[The data — start]

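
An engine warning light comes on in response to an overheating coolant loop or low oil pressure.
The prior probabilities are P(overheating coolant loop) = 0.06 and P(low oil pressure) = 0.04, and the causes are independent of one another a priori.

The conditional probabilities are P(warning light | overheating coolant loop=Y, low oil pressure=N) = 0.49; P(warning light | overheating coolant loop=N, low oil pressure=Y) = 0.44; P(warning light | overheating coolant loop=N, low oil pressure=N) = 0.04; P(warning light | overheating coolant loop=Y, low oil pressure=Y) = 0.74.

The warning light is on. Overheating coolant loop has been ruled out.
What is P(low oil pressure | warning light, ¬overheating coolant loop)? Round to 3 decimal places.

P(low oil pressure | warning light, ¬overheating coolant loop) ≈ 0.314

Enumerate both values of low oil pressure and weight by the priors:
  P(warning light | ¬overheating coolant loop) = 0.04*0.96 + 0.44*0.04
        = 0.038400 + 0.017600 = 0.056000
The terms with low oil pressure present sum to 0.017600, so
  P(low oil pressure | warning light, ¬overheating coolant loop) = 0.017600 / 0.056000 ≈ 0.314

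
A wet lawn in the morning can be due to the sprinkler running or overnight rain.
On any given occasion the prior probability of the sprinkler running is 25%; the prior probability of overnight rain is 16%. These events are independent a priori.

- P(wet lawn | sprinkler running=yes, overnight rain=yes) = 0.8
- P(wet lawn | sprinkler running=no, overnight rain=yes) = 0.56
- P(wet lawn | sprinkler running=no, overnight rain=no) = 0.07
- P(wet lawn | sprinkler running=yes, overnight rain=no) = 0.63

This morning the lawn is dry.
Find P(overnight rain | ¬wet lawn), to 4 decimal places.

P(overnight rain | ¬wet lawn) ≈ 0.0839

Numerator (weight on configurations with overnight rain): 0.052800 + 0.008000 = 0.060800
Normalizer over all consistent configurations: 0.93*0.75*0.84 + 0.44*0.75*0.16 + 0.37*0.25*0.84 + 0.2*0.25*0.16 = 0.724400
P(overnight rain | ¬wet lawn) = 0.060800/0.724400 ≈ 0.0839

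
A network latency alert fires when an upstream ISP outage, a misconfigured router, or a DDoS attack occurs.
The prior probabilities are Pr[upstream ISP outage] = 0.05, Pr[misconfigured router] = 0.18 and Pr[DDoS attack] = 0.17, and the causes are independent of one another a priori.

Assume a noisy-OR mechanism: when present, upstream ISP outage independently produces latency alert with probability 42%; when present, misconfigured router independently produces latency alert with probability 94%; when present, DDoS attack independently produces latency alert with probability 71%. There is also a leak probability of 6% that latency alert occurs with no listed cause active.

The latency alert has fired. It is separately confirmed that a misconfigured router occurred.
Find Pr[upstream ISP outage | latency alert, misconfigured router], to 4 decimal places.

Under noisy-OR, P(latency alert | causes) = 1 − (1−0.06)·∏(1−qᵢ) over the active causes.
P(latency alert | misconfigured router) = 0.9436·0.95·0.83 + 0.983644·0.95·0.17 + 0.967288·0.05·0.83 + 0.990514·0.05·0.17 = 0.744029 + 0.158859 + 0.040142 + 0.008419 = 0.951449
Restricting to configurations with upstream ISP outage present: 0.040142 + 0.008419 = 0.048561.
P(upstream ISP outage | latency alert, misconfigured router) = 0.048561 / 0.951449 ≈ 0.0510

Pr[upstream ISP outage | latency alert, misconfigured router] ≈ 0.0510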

[The data — finish]
[The data — start]

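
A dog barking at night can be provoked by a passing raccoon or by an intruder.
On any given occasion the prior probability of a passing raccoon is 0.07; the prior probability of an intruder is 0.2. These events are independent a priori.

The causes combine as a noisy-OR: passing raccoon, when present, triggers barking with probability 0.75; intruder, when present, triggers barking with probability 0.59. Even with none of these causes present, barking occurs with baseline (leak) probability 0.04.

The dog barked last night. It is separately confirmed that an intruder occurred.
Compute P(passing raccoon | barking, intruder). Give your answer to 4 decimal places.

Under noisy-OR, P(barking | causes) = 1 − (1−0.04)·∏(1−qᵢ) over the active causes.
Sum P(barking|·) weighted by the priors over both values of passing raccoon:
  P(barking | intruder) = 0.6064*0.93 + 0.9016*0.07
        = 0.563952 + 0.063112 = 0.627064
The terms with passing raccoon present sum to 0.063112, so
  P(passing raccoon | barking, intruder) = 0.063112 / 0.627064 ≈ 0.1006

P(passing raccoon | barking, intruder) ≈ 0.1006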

[The data — finish]

## Instructions for the task
Would you please write out, exactly and with no other lines, the stretch of the listing above from the line containing "On any given occasion the prior probability of the" through the line containing "This morning the lawn is dry."?

## Solution to this task
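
On any given occasion the prior probability of the sprinkler running is 25%; the prior probability of overnight rain is 16%. These events are independent a priori.

- P(wet lawn | sprinkler running=yes, overnight rain=yes) = 0.8
- P(wet lawn | sprinkler running=no, overnight rain=yes) = 0.56
- P(wet lawn | sprinkler running=no, overnight rain=no) = 0.07
- P(wet lawn | sprinkler running=yes, overnight rain=no) = 0.63

This morning the lawn is dry.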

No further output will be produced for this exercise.